Action item:
Retype all the records with nothing changed.

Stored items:
*** Begin section ***
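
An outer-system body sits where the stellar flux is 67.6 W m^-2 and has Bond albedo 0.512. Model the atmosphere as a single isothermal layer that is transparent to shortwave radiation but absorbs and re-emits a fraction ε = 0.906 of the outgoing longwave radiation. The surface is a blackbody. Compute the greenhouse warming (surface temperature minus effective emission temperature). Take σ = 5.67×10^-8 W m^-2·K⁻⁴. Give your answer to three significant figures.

17.9 K

Effective emission temperature (TOA balance): σT_e⁴ = S(1−α)/4 = 8.247 W m^-2 → T_e = 109.8 K.
Surface balance with a leaky layer gives σT_s⁴ = σT_e⁴·2/(2−ε), so T_s = T_e·[2/(2−0.906)]^(1/4) = 127.7 K.
T_s − T_e = 127.7 − 109.8 = 17.88 K.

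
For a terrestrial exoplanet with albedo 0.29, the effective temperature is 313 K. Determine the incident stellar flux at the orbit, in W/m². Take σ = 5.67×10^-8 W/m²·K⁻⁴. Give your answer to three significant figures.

From S(1−α)/4 = σT⁴: S = 4σT⁴/(1−α).
The emitted flux is σT⁴ = 544.2 W/m².
S = 4·544.2/0.71 = 3066 W/m².

3070 W/m²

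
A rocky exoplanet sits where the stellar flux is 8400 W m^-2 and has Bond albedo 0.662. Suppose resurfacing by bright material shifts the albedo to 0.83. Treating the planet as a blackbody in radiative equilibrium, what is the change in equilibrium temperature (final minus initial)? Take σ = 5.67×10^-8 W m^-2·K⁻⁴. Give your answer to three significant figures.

With α = 0.662, T₁ = 334.5 K.
After:  T₂ = [8400·0.17/(4σ)]^(1/4) = 281.7 K.
ΔT = T₂ − T₁ = -52.80 K.

-52.8 K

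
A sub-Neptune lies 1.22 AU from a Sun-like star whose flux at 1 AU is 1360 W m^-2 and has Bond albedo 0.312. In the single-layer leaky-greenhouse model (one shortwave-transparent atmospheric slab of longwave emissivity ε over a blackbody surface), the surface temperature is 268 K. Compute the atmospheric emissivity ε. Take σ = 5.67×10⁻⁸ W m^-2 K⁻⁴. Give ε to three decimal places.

Irradiance scales as 1/d², so S = 1360 W m^-2 × (1/1.22)² = 913.7 W m^-2.
Effective temperature: T_e = [S(1−α)/(4σ)]^(1/4) = 229.5 K.
Since (2−ε)/2 = (T_e/T_s)⁴ = 0.5373, ε = 0.9254.

0.925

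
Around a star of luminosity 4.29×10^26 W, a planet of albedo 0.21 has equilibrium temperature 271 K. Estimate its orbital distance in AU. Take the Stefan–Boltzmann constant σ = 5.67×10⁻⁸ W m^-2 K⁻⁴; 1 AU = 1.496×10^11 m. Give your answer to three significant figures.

0.993 AU

Required flux: S = 4σT⁴/(1−α) = 1548 W m^-2.
S = L/(4πd²) → d = √(L/4πS) = √(4.29×10^26/(4π·1548)) = 1.485×10^11 m = 0.9925 AU.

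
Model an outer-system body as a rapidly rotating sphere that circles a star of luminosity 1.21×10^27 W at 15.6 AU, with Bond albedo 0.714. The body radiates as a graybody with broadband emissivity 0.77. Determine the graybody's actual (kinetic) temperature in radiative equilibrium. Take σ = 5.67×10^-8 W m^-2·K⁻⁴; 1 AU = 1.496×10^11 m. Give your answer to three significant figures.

d = 15.6 × 1.496×10^11 m = 2.334×10^12 m.
S = L/(4πd²) = 17.68 W m^-2.
Averaging over the sphere, the absorbed flux is S(1−α)/4 = 1.264 W m^-2.
Radiative balance εσT⁴ = 1.264 gives T = [1.264/(0.77·σ)]^(1/4) = 73.35 K.

73.4 K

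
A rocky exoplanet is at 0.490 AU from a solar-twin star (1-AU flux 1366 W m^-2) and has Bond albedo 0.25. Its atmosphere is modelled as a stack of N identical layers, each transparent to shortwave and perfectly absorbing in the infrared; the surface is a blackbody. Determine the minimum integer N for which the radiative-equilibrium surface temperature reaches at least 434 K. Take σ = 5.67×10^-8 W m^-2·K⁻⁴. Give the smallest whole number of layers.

1

Irradiance scales as 1/d², so S = 1366 W m^-2 × (1/0.490)² = 5689 W m^-2.
The effective emission temperature is T_e = [S(1−α)/(4σ)]^¼ = 370.4 K.
Need (N+1)T_e⁴ ≥ T_s⁴, i.e. N+1 ≥ (434/370.4)⁴ = 1.886.
So N ≥ 0.886; the smallest integer is N = 1.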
*** End section ***
Solution to this exercise:
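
An outer-system body sits where the stellar flux is 67.6 W m^-2 and has Bond albedo 0.512. Model the atmosphere as a single isothermal layer that is transparent to shortwave radiation but absorbs and re-emits a fraction ε = 0.906 of the outgoing longwave radiation. The surface is a blackbody. Compute the greenhouse warming (surface temperature minus effective emission temperature). Take σ = 5.67×10^-8 W m^-2·K⁻⁴. Give your answer to three significant figures.

17.9 K

Effective emission temperature (TOA balance): σT_e⁴ = S(1−α)/4 = 8.247 W m^-2 → T_e = 109.8 K.
Surface balance with a leaky layer gives σT_s⁴ = σT_e⁴·2/(2−ε), so T_s = T_e·[2/(2−0.906)]^(1/4) = 127.7 K.
T_s − T_e = 127.7 − 109.8 = 17.88 K.

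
For a terrestrial exoplanet with albedo 0.29, the effective temperature is 313 K. Determine the incident stellar flux at the orbit, in W/m². Take σ = 5.67×10^-8 W/m²·K⁻⁴. Give your answer to three significant figures.

From S(1−α)/4 = σT⁴: S = 4σT⁴/(1−α).
The emitted flux is σT⁴ = 544.2 W/m².
S = 4·544.2/0.71 = 3066 W/m².

3070 W/m²

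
A rocky exoplanet sits where the stellar flux is 8400 W m^-2 and has Bond albedo 0.662. Suppose resurfacing by bright material shifts the albedo to 0.83. Treating the planet as a blackbody in radiative equilibrium, what is the change in equilibrium temperature (final minus initial)? Take σ = 5.67×10^-8 W m^-2·K⁻⁴. Give your answer to three significant figures.

With α = 0.662, T₁ = 334.5 K.
After:  T₂ = [8400·0.17/(4σ)]^(1/4) = 281.7 K.
ΔT = T₂ − T₁ = -52.80 K.

-52.8 K

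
A sub-Neptune lies 1.22 AU from a Sun-like star whose flux at 1 AU is 1360 W m^-2 and has Bond albedo 0.312. In the single-layer leaky-greenhouse model (one shortwave-transparent atmospheric slab of longwave emissivity ε over a blackbody surface), the surface temperature is 268 K. Compute the atmospheric emissivity ε. Take σ = 5.67×10⁻⁸ W m^-2 K⁻⁴. Give ε to three decimal places.

Irradiance scales as 1/d², so S = 1360 W m^-2 × (1/1.22)² = 913.7 W m^-2.
Effective temperature: T_e = [S(1−α)/(4σ)]^(1/4) = 229.5 K.
Since (2−ε)/2 = (T_e/T_s)⁴ = 0.5373, ε = 0.9254.

0.925

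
Around a star of luminosity 4.29×10^26 W, a planet of albedo 0.21 has equilibrium temperature 271 K. Estimate its orbital distance in AU. Take the Stefan–Boltzmann constant σ = 5.67×10⁻⁸ W m^-2 K⁻⁴; 1 AU = 1.496×10^11 m. Give your answer to three significant figures.

0.993 AU

Required flux: S = 4σT⁴/(1−α) = 1548 W m^-2.
S = L/(4πd²) → d = √(L/4πS) = √(4.29×10^26/(4π·1548)) = 1.485×10^11 m = 0.9925 AU.

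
Model an outer-system body as a rapidly rotating sphere that circles a star of luminosity 1.21×10^27 W at 15.6 AU, with Bond albedo 0.714. The body radiates as a graybody with broadband emissivity 0.77. Determine the graybody's actual (kinetic) temperature in radiative equilibrium. Take σ = 5.67×10^-8 W m^-2·K⁻⁴; 1 AU = 1.496×10^11 m. Give your answer to three significant figures.

d = 15.6 × 1.496×10^11 m = 2.334×10^12 m.
S = L/(4πd²) = 17.68 W m^-2.
Averaging over the sphere, the absorbed flux is S(1−α)/4 = 1.264 W m^-2.
Radiative balance εσT⁴ = 1.264 gives T = [1.264/(0.77·σ)]^(1/4) = 73.35 K.

73.4 K

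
A rocky exoplanet is at 0.490 AU from a solar-twin star (1-AU flux 1366 W m^-2) and has Bond albedo 0.25. Its atmosphere is modelled as a stack of N identical layers, each transparent to shortwave and perfectly absorbing in the infrared; the surface is a blackbody. Determine the minimum integer N for which the radiative-equilibrium surface temperature reaches at least 434 K. Take σ = 5.67×10^-8 W m^-2·K⁻⁴. Give the smallest whole number of layers.

1

Irradiance scales as 1/d², so S = 1366 W m^-2 × (1/0.490)² = 5689 W m^-2.
The effective emission temperature is T_e = [S(1−α)/(4σ)]^¼ = 370.4 K.
Need (N+1)T_e⁴ ≥ T_s⁴, i.e. N+1 ≥ (434/370.4)⁴ = 1.886.
So N ≥ 0.886; the smallest integer is N = 1.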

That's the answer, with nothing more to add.